What you are asked to do: Look below for the line with "with accessibility 0R0;", then give it again exactly, along with every line that comes after it, the final line included.

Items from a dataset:
■ ■ ■ ■ ■

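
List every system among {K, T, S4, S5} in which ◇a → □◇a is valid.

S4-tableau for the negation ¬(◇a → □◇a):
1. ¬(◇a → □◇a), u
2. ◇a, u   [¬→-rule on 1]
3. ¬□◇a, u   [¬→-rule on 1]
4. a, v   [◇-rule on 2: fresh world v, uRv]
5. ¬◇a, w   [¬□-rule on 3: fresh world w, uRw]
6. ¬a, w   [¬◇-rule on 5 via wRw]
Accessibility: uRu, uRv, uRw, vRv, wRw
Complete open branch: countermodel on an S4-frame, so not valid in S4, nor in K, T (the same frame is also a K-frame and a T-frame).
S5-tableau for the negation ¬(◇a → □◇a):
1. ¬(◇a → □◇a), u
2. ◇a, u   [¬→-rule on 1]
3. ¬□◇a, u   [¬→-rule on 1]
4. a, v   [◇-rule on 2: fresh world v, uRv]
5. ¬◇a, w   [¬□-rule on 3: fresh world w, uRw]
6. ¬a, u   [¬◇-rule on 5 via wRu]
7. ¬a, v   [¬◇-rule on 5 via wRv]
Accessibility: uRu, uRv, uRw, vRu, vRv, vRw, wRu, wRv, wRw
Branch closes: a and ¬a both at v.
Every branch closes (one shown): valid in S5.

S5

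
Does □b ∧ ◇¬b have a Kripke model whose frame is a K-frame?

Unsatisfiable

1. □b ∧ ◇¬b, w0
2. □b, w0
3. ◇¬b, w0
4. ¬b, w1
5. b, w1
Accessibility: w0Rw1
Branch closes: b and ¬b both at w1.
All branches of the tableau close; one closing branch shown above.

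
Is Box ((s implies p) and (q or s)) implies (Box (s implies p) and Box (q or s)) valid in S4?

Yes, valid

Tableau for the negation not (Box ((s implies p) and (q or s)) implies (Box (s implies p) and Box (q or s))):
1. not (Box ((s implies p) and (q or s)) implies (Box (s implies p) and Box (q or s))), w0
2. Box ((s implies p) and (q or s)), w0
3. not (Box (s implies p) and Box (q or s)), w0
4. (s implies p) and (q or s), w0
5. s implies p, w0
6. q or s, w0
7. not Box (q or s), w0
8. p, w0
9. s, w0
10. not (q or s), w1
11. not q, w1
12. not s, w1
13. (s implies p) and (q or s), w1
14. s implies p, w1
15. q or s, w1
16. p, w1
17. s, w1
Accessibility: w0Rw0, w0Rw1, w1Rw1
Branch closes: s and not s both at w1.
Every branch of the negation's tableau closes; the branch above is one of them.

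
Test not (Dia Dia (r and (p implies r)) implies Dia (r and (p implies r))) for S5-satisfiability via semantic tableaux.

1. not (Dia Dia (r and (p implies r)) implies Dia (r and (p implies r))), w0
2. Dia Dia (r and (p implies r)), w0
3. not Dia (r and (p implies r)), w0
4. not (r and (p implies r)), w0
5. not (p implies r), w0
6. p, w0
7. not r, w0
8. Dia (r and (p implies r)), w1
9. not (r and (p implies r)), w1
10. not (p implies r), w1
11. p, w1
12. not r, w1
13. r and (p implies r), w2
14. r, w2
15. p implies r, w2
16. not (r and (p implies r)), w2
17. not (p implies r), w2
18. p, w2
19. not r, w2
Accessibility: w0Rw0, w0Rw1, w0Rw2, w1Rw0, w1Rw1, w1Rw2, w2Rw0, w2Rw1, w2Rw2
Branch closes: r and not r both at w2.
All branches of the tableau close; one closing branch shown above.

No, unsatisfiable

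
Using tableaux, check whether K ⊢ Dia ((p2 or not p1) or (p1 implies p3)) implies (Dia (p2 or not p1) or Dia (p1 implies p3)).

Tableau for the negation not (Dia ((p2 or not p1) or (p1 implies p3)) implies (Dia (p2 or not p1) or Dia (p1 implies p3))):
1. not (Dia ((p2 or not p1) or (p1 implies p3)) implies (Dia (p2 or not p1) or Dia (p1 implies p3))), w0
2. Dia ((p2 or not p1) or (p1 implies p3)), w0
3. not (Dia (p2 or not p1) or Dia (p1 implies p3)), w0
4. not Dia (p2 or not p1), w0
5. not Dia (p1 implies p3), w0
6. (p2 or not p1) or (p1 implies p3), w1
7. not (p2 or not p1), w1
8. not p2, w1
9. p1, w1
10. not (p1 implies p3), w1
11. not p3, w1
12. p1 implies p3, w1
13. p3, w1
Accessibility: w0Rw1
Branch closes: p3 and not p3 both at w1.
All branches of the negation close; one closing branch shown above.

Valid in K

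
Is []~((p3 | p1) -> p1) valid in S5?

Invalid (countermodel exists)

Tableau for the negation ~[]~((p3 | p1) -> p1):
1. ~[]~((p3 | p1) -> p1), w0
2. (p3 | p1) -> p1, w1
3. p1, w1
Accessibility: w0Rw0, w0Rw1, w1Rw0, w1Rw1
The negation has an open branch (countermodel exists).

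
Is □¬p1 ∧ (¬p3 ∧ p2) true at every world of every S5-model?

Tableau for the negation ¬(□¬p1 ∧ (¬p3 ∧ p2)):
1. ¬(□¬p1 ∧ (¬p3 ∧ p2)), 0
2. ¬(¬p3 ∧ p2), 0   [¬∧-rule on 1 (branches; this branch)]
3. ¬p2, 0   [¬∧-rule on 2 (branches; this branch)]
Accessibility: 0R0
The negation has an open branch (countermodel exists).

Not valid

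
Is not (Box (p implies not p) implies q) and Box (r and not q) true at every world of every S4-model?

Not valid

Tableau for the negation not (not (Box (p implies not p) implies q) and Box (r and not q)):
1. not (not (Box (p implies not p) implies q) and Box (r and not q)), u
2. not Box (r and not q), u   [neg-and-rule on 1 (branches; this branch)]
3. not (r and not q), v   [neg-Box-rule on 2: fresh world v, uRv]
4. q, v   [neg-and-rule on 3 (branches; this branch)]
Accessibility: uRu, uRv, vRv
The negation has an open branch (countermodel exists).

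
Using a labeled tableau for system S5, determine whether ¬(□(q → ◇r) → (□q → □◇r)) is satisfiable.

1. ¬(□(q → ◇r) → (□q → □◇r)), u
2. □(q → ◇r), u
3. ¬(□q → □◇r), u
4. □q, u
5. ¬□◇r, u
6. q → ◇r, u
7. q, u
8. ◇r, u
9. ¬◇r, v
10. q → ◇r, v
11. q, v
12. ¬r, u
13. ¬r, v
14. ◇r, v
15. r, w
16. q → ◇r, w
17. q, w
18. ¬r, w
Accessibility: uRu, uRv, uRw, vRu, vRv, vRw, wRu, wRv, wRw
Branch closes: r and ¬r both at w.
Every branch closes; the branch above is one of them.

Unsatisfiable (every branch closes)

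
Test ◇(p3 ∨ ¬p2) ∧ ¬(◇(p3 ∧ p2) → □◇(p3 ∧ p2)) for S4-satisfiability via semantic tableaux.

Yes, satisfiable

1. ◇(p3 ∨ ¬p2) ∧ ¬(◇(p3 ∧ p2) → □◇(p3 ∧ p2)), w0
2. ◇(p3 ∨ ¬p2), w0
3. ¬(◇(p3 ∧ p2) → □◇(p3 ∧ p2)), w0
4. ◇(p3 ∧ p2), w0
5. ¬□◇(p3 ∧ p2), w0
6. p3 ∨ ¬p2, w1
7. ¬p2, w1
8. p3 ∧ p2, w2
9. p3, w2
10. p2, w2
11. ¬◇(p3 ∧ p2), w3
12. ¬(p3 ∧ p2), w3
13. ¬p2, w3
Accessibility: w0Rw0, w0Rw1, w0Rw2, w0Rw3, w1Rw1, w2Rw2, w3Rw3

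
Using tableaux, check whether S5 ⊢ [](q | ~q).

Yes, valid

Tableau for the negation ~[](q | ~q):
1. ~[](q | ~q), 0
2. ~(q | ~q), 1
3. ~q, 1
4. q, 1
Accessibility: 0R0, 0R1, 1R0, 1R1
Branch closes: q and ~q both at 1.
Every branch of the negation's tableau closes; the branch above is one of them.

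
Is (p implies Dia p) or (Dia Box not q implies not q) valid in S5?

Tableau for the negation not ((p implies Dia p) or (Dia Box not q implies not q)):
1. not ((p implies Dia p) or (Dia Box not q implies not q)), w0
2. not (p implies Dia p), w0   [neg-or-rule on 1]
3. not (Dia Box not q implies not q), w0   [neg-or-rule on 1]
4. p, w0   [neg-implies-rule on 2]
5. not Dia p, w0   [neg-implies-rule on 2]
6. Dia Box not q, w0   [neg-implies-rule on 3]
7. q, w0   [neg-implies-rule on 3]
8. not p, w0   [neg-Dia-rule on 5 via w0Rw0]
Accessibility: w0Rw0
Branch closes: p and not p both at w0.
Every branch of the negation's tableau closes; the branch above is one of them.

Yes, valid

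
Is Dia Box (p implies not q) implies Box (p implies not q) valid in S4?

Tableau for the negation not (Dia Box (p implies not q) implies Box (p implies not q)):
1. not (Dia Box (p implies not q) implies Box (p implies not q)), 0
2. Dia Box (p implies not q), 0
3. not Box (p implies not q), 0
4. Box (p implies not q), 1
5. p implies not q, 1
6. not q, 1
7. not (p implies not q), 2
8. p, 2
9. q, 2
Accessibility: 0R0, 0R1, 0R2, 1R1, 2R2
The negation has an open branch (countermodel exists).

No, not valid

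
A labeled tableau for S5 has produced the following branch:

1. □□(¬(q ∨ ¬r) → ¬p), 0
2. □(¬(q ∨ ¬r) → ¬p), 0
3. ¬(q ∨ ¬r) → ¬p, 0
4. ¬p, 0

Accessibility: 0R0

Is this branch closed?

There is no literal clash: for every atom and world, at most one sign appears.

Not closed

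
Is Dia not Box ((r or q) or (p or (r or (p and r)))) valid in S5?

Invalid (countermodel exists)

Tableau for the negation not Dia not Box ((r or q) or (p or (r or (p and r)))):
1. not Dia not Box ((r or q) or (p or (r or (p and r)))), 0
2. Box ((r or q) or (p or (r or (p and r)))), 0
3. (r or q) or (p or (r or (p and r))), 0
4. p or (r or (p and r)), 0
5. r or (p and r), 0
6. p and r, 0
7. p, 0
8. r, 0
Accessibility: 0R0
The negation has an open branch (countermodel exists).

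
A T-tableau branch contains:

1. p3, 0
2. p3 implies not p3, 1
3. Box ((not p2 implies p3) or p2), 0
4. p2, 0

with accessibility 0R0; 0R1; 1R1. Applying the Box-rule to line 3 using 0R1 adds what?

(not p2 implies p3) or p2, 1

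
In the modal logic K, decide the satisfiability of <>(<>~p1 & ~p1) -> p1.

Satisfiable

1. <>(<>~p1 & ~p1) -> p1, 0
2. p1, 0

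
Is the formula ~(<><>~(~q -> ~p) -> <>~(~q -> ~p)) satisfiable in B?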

■ ■ ■ ■ ■

Expected answer:
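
with accessibility 0R0; 0R1; 1R1. Applying the Box-rule to line 3 using 0R1 adds what?

(not p2 implies p3) or p2, 1

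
In the modal logic K, decide the satisfiability of <>(<>~p1 & ~p1) -> p1.

Satisfiable

1. <>(<>~p1 & ~p1) -> p1, 0
2. p1, 0

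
Is the formula ~(<><>~(~q -> ~p) -> <>~(~q -> ~p)) satisfiable in B?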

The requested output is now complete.